EXERCISE DESCRIPTION
Exactly the lines below from the one with "From a Red Sea hydrographic profile, water" up to and including the one with "12.6 | 37.79" make up the answer, with nothing else added.

RECORDS FOR THIS TASK
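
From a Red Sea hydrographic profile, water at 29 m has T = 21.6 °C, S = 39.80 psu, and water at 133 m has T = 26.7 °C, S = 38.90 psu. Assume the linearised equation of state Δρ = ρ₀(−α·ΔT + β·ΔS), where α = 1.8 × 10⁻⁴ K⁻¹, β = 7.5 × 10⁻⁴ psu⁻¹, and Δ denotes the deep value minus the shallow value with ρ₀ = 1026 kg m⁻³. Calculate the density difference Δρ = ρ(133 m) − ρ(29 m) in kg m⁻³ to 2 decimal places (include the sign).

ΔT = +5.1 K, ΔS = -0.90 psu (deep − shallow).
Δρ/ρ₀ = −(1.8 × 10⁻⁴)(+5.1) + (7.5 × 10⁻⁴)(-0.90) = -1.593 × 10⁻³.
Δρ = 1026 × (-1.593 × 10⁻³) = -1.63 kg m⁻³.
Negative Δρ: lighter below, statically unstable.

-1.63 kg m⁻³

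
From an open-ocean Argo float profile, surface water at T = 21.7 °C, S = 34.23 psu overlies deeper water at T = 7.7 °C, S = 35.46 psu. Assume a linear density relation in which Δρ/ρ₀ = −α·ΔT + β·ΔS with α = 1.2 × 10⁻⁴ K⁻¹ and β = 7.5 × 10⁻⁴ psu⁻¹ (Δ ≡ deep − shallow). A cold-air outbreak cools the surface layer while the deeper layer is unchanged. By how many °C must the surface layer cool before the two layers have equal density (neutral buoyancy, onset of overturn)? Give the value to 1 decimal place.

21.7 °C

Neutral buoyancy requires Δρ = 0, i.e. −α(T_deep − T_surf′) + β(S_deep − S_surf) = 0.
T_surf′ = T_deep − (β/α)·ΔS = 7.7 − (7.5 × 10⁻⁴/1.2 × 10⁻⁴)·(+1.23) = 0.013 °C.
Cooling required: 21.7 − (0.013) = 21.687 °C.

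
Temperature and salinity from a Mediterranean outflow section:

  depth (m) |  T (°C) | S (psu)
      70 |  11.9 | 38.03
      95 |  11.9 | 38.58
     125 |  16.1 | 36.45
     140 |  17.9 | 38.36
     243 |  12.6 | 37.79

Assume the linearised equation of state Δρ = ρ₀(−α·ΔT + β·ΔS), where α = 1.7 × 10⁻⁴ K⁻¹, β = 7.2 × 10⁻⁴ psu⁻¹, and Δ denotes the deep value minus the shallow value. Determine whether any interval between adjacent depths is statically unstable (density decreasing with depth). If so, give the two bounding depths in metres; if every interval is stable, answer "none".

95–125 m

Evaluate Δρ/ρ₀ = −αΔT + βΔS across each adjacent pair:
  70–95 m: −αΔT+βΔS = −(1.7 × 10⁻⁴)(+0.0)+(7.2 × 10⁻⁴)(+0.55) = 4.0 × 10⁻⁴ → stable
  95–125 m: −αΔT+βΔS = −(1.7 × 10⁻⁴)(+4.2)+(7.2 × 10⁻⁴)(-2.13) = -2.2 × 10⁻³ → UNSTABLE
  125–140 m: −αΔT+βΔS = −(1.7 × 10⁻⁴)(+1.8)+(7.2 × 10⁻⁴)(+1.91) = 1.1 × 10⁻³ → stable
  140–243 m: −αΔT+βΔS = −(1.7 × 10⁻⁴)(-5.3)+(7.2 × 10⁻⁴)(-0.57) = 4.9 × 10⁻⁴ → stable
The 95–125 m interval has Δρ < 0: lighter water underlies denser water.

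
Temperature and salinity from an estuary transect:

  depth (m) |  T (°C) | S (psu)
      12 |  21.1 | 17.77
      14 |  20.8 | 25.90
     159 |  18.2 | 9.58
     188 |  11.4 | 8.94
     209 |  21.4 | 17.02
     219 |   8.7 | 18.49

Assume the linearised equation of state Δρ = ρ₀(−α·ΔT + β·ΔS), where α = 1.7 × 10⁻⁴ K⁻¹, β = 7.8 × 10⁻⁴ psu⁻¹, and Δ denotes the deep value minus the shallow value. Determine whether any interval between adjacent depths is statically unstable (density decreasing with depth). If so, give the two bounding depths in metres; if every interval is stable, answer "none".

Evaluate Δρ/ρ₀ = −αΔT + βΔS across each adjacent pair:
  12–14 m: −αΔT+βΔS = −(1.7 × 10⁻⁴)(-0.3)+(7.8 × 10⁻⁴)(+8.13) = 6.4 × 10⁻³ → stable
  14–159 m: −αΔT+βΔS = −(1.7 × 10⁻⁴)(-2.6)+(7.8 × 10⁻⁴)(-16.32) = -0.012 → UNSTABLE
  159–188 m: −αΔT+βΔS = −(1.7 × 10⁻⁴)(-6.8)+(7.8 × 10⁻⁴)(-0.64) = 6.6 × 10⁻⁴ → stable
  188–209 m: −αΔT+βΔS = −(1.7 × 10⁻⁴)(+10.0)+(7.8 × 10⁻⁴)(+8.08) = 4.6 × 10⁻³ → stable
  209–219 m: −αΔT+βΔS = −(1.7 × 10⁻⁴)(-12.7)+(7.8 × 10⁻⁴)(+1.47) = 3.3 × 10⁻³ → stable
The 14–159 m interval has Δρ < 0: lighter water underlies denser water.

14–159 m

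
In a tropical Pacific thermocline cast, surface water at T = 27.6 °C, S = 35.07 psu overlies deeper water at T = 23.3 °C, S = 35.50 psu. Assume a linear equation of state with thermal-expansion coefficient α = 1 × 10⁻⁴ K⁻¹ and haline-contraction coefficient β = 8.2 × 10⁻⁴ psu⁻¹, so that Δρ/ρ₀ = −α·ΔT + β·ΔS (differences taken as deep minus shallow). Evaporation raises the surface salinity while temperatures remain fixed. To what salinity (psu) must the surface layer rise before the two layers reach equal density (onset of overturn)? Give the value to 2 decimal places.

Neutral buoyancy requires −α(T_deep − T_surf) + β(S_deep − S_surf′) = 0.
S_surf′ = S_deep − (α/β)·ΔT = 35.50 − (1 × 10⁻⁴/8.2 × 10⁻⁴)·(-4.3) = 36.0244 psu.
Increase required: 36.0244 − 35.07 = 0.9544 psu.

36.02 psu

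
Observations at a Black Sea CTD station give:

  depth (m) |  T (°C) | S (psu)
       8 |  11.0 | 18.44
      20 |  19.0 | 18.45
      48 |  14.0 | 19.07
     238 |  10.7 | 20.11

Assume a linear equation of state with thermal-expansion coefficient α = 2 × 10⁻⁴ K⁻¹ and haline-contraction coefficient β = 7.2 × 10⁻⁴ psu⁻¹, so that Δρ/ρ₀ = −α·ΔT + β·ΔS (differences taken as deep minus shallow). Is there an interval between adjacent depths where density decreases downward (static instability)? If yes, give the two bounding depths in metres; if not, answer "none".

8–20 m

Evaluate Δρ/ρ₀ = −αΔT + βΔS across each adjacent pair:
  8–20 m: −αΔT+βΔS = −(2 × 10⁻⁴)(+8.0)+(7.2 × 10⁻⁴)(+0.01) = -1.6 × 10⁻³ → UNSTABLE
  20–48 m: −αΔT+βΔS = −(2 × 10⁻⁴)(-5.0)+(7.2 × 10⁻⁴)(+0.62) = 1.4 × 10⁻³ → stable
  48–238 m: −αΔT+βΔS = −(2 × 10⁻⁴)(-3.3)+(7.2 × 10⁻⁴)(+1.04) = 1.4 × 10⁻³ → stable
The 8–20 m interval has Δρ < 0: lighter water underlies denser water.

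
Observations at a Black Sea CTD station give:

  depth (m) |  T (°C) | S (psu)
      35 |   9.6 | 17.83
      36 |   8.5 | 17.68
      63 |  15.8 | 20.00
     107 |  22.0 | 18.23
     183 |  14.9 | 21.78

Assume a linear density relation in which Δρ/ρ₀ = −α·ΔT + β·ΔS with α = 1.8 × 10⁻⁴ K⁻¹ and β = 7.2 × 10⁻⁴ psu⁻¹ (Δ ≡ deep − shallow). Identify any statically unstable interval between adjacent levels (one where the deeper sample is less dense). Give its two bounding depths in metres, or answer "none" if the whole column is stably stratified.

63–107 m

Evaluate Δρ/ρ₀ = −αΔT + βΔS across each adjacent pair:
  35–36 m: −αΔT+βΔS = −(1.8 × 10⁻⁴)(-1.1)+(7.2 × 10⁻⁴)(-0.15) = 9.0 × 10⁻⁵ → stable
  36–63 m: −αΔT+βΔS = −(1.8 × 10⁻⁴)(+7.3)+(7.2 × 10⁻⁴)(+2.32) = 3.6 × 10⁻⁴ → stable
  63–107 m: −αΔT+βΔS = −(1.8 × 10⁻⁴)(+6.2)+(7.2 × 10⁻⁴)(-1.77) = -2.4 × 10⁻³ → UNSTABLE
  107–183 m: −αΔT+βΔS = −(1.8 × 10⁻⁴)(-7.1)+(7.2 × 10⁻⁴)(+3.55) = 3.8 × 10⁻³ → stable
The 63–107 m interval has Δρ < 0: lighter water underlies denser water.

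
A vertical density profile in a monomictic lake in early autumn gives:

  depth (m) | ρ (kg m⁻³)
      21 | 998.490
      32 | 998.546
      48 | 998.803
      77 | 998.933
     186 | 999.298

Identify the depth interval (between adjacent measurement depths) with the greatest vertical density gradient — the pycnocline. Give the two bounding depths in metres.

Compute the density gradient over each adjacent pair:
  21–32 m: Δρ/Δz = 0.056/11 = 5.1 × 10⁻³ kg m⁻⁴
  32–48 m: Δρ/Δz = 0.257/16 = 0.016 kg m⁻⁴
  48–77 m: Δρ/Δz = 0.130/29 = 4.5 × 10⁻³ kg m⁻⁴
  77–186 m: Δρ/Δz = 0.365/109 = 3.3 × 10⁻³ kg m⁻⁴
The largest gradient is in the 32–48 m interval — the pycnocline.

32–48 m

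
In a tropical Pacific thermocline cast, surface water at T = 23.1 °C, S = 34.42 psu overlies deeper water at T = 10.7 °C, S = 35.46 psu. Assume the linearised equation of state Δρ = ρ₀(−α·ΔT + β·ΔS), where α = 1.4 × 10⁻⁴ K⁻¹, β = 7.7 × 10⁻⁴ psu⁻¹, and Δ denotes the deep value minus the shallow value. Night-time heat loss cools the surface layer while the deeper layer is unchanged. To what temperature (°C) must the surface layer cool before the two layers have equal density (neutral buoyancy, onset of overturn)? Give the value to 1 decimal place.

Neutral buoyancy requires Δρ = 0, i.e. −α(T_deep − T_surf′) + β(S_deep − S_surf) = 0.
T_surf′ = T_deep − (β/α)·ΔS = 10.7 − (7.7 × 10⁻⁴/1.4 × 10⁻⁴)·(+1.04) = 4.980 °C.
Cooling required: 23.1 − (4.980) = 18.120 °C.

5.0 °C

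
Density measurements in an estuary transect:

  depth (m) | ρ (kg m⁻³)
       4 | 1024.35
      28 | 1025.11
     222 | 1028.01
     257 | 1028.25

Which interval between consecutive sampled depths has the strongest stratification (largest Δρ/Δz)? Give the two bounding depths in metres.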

---

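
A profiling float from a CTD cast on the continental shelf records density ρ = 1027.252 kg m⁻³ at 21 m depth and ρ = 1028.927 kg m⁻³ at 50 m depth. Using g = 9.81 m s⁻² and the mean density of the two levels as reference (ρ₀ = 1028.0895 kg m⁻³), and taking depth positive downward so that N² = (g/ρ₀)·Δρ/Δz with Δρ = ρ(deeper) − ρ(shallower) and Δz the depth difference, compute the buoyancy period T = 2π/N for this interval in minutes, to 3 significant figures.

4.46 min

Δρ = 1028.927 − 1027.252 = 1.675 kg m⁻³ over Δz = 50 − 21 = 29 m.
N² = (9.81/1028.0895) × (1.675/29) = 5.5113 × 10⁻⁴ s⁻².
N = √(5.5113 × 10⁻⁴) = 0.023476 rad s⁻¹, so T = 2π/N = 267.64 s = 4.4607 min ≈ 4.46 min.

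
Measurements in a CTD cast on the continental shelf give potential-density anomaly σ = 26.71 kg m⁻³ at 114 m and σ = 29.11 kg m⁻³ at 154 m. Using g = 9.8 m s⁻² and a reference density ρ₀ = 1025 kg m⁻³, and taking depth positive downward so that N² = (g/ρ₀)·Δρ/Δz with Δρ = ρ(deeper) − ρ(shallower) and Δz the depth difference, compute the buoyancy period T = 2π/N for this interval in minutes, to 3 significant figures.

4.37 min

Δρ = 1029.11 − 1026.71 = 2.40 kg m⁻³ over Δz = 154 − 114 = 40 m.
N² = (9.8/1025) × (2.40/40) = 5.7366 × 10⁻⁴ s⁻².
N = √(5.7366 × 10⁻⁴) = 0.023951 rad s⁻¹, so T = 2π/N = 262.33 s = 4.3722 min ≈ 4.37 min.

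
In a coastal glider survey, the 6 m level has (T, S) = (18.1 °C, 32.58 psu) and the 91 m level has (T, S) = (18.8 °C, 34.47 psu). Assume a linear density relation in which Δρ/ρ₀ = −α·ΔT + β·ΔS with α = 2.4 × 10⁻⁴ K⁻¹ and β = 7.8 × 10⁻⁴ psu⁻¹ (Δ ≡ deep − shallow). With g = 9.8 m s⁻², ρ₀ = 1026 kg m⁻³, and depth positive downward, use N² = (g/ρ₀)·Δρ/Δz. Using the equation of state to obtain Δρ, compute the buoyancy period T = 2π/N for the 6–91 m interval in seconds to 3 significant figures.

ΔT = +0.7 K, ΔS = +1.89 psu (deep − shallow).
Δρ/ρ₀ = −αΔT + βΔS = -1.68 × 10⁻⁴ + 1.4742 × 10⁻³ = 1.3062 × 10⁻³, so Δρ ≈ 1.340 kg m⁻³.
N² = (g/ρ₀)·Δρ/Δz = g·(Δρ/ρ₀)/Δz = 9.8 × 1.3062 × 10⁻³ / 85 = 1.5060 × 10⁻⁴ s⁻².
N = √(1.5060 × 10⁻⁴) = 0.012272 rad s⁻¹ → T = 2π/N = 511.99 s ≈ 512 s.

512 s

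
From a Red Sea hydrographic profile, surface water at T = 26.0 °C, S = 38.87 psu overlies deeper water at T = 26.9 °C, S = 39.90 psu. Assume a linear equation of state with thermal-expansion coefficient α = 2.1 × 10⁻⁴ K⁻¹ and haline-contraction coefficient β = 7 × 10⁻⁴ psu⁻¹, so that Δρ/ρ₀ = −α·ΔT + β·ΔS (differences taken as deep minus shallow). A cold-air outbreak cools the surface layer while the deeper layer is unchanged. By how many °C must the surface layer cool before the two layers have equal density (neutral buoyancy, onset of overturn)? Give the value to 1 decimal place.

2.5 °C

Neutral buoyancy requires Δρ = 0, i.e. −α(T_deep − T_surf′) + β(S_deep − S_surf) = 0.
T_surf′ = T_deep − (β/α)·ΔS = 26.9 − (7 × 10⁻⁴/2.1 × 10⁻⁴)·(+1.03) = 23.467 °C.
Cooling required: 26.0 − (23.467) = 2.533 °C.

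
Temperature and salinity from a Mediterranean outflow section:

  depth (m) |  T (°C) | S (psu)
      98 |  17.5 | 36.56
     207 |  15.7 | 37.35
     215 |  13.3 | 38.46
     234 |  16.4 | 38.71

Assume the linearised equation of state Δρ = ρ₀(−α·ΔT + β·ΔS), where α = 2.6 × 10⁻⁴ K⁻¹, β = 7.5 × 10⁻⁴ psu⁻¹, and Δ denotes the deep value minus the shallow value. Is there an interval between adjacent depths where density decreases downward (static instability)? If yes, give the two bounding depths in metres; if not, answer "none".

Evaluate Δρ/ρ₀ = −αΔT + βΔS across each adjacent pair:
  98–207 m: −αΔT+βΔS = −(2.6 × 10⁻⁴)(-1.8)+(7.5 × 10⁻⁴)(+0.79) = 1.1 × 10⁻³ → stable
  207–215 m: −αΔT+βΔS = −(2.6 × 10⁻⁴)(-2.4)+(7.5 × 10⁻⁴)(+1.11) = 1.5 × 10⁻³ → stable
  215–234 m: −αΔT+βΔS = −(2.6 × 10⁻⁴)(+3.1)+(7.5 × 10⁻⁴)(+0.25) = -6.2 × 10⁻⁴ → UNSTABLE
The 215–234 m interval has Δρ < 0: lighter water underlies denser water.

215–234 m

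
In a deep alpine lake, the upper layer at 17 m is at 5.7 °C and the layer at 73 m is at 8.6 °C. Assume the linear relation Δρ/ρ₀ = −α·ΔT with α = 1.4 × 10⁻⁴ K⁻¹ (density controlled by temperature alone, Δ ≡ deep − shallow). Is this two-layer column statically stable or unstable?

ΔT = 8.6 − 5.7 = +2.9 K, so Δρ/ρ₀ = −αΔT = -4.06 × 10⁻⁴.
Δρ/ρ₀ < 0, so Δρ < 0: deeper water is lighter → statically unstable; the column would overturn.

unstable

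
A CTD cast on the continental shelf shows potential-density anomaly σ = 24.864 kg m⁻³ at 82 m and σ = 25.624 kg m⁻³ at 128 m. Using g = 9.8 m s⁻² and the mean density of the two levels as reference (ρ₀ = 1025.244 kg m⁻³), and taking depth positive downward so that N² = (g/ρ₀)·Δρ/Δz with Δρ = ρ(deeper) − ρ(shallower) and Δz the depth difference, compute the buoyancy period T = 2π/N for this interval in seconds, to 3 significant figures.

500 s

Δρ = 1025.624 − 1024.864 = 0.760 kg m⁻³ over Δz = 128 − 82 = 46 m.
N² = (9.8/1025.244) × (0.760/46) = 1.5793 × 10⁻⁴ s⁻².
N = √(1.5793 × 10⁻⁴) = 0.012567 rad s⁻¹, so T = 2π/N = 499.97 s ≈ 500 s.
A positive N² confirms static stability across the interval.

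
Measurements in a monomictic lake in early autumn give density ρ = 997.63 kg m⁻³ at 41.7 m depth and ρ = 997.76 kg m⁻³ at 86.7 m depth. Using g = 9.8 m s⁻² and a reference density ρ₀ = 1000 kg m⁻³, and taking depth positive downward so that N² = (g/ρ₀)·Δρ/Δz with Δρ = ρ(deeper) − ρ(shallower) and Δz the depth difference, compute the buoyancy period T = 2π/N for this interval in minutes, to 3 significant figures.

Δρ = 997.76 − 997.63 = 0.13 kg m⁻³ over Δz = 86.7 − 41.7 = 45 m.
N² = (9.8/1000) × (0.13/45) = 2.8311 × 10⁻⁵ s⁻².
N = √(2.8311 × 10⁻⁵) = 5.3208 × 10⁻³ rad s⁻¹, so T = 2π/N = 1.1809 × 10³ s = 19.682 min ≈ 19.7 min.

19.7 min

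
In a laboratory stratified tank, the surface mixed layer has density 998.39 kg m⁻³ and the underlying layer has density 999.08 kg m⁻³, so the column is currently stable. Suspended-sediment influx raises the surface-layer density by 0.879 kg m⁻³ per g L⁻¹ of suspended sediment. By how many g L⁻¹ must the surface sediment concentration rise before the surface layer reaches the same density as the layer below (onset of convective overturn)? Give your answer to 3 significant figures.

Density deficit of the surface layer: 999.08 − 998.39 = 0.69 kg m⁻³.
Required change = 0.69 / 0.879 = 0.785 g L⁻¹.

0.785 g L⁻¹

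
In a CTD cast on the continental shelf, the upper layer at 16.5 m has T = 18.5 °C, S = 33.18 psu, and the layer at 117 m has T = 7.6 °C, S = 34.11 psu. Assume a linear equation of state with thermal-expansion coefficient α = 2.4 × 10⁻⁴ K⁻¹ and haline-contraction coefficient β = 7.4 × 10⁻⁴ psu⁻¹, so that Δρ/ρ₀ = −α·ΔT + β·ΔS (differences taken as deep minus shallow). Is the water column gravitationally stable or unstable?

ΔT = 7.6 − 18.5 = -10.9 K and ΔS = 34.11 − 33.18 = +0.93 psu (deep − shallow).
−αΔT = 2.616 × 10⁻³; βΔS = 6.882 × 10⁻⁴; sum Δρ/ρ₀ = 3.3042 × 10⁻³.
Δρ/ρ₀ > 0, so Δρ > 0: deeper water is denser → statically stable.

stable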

EXERCISE SOLUTION
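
From a Red Sea hydrographic profile, water at 29 m has T = 21.6 °C, S = 39.80 psu, and water at 133 m has T = 26.7 °C, S = 38.90 psu. Assume the linearised equation of state Δρ = ρ₀(−α·ΔT + β·ΔS), where α = 1.8 × 10⁻⁴ K⁻¹, β = 7.5 × 10⁻⁴ psu⁻¹, and Δ denotes the deep value minus the shallow value with ρ₀ = 1026 kg m⁻³. Calculate the density difference Δρ = ρ(133 m) − ρ(29 m) in kg m⁻³ to 2 decimal places (include the sign).

ΔT = +5.1 K, ΔS = -0.90 psu (deep − shallow).
Δρ/ρ₀ = −(1.8 × 10⁻⁴)(+5.1) + (7.5 × 10⁻⁴)(-0.90) = -1.593 × 10⁻³.
Δρ = 1026 × (-1.593 × 10⁻³) = -1.63 kg m⁻³.
Negative Δρ: lighter below, statically unstable.

-1.63 kg m⁻³

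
From an open-ocean Argo float profile, surface water at T = 21.7 °C, S = 34.23 psu overlies deeper water at T = 7.7 °C, S = 35.46 psu. Assume a linear density relation in which Δρ/ρ₀ = −α·ΔT + β·ΔS with α = 1.2 × 10⁻⁴ K⁻¹ and β = 7.5 × 10⁻⁴ psu⁻¹ (Δ ≡ deep − shallow). A cold-air outbreak cools the surface layer while the deeper layer is unchanged. By how many °C must the surface layer cool before the two layers have equal density (neutral buoyancy, onset of overturn)? Give the value to 1 decimal place.

21.7 °C

Neutral buoyancy requires Δρ = 0, i.e. −α(T_deep − T_surf′) + β(S_deep − S_surf) = 0.
T_surf′ = T_deep − (β/α)·ΔS = 7.7 − (7.5 × 10⁻⁴/1.2 × 10⁻⁴)·(+1.23) = 0.013 °C.
Cooling required: 21.7 − (0.013) = 21.687 °C.

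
Temperature and salinity from a Mediterranean outflow section:

  depth (m) |  T (°C) | S (psu)
      70 |  11.9 | 38.03
      95 |  11.9 | 38.58
     125 |  16.1 | 36.45
     140 |  17.9 | 38.36
     243 |  12.6 | 37.79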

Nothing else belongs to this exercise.